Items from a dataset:
○ ○ ○
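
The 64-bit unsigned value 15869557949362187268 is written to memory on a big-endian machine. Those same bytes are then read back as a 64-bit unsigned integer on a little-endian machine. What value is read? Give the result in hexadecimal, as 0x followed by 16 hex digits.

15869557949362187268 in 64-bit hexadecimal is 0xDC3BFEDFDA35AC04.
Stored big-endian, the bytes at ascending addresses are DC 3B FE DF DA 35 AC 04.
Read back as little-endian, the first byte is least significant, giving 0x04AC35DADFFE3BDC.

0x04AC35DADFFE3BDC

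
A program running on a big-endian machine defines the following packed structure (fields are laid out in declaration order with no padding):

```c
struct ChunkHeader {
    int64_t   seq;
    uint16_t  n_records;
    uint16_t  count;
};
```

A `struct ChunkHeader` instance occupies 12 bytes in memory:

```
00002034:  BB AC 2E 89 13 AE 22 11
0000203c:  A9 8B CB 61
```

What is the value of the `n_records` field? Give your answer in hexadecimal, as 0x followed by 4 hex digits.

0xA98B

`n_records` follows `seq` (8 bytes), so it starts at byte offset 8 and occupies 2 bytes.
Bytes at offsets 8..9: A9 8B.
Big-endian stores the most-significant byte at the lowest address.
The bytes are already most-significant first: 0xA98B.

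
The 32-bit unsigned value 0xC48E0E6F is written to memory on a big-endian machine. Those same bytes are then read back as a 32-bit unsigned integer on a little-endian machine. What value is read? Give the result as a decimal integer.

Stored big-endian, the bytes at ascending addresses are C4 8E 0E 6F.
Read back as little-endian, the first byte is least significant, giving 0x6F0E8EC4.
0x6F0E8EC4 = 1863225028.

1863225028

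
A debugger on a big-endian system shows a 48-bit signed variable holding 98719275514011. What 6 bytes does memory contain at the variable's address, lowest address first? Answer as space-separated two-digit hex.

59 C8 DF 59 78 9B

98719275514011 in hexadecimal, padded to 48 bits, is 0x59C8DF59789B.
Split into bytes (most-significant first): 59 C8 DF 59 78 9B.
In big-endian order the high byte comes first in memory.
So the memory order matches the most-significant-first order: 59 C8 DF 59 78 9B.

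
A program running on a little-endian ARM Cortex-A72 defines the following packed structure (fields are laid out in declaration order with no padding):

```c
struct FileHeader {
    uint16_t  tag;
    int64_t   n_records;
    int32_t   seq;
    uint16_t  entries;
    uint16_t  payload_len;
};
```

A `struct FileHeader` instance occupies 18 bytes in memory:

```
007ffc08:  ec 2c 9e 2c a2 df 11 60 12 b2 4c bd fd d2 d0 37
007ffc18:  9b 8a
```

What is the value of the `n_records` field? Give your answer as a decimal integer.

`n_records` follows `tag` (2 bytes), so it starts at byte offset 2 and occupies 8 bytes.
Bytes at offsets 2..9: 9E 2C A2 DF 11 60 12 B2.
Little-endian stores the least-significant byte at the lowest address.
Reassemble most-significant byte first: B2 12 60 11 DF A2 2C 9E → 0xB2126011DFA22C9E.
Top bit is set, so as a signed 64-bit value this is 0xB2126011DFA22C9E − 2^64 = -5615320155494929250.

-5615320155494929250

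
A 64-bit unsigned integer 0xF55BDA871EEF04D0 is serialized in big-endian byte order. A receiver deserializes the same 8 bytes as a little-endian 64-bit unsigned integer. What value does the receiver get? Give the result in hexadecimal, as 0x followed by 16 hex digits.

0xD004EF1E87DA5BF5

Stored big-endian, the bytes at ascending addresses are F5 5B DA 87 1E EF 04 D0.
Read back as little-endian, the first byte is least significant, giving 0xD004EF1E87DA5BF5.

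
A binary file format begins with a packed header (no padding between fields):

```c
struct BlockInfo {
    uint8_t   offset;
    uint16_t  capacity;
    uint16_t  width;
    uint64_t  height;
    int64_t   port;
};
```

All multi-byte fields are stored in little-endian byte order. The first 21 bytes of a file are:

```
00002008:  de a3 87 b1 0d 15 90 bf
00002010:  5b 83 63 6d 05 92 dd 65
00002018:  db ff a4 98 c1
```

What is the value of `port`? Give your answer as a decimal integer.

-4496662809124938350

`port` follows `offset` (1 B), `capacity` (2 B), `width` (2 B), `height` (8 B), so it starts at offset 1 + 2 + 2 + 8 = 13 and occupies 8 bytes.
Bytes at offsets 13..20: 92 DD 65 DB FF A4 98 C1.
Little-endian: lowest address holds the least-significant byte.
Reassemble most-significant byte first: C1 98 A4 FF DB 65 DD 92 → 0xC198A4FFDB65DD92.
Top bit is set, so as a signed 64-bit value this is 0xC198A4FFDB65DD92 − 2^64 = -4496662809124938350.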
○ ○ ○
** Task objective **
Copy every entry exactly, missing none.

** Reply to the task **
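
The 64-bit unsigned value 15869557949362187268 is written to memory on a big-endian machine. Those same bytes are then read back as a 64-bit unsigned integer on a little-endian machine. What value is read? Give the result in hexadecimal, as 0x followed by 16 hex digits.

15869557949362187268 in 64-bit hexadecimal is 0xDC3BFEDFDA35AC04.
Stored big-endian, the bytes at ascending addresses are DC 3B FE DF DA 35 AC 04.
Read back as little-endian, the first byte is least significant, giving 0x04AC35DADFFE3BDC.

0x04AC35DADFFE3BDC

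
A program running on a big-endian machine defines the following packed structure (fields are laid out in declaration order with no padding):

```c
struct ChunkHeader {
    int64_t   seq;
    uint16_t  n_records;
    uint16_t  count;
};
```

A `struct ChunkHeader` instance occupies 12 bytes in memory:

```
00002034:  BB AC 2E 89 13 AE 22 11
0000203c:  A9 8B CB 61
```

What is the value of the `n_records` field? Give your answer in hexadecimal, as 0x followed by 4 hex digits.

0xA98B

`n_records` follows `seq` (8 bytes), so it starts at byte offset 8 and occupies 2 bytes.
Bytes at offsets 8..9: A9 8B.
Big-endian stores the most-significant byte at the lowest address.
The bytes are already most-significant first: 0xA98B.

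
The 32-bit unsigned value 0xC48E0E6F is written to memory on a big-endian machine. Those same bytes are then read back as a 32-bit unsigned integer on a little-endian machine. What value is read? Give the result as a decimal integer.

Stored big-endian, the bytes at ascending addresses are C4 8E 0E 6F.
Read back as little-endian, the first byte is least significant, giving 0x6F0E8EC4.
0x6F0E8EC4 = 1863225028.

1863225028

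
A debugger on a big-endian system shows a 48-bit signed variable holding 98719275514011. What 6 bytes does memory contain at the variable's address, lowest address first? Answer as space-separated two-digit hex.

59 C8 DF 59 78 9B

98719275514011 in hexadecimal, padded to 48 bits, is 0x59C8DF59789B.
Split into bytes (most-significant first): 59 C8 DF 59 78 9B.
In big-endian order the high byte comes first in memory.
So the memory order matches the most-significant-first order: 59 C8 DF 59 78 9B.

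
A program running on a little-endian ARM Cortex-A72 defines the following packed structure (fields are laid out in declaration order with no padding):

```c
struct FileHeader {
    uint16_t  tag;
    int64_t   n_records;
    int32_t   seq;
    uint16_t  entries;
    uint16_t  payload_len;
};
```

A `struct FileHeader` instance occupies 18 bytes in memory:

```
007ffc08:  ec 2c 9e 2c a2 df 11 60 12 b2 4c bd fd d2 d0 37
007ffc18:  9b 8a
```

What is the value of the `n_records` field? Give your answer as a decimal integer.

`n_records` follows `tag` (2 bytes), so it starts at byte offset 2 and occupies 8 bytes.
Bytes at offsets 2..9: 9E 2C A2 DF 11 60 12 B2.
Little-endian stores the least-significant byte at the lowest address.
Reassemble most-significant byte first: B2 12 60 11 DF A2 2C 9E → 0xB2126011DFA22C9E.
Top bit is set, so as a signed 64-bit value this is 0xB2126011DFA22C9E − 2^64 = -5615320155494929250.

-5615320155494929250

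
A 64-bit unsigned integer 0xF55BDA871EEF04D0 is serialized in big-endian byte order. A receiver deserializes the same 8 bytes as a little-endian 64-bit unsigned integer. What value does the receiver get? Give the result in hexadecimal, as 0x followed by 16 hex digits.

0xD004EF1E87DA5BF5

Stored big-endian, the bytes at ascending addresses are F5 5B DA 87 1E EF 04 D0.
Read back as little-endian, the first byte is least significant, giving 0xD004EF1E87DA5BF5.

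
A binary file format begins with a packed header (no padding between fields):

```c
struct BlockInfo {
    uint8_t   offset;
    uint16_t  capacity;
    uint16_t  width;
    uint64_t  height;
    int64_t   port;
};
```

All multi-byte fields are stored in little-endian byte order. The first 21 bytes of a file are:

```
00002008:  de a3 87 b1 0d 15 90 bf
00002010:  5b 83 63 6d 05 92 dd 65
00002018:  db ff a4 98 c1
```

What is the value of `port`? Give your answer as a decimal integer.

-4496662809124938350

`port` follows `offset` (1 B), `capacity` (2 B), `width` (2 B), `height` (8 B), so it starts at offset 1 + 2 + 2 + 8 = 13 and occupies 8 bytes.
Bytes at offsets 13..20: 92 DD 65 DB FF A4 98 C1.
Little-endian: lowest address holds the least-significant byte.
Reassemble most-significant byte first: C1 98 A4 FF DB 65 DD 92 → 0xC198A4FFDB65DD92.
Top bit is set, so as a signed 64-bit value this is 0xC198A4FFDB65DD92 − 2^64 = -4496662809124938350.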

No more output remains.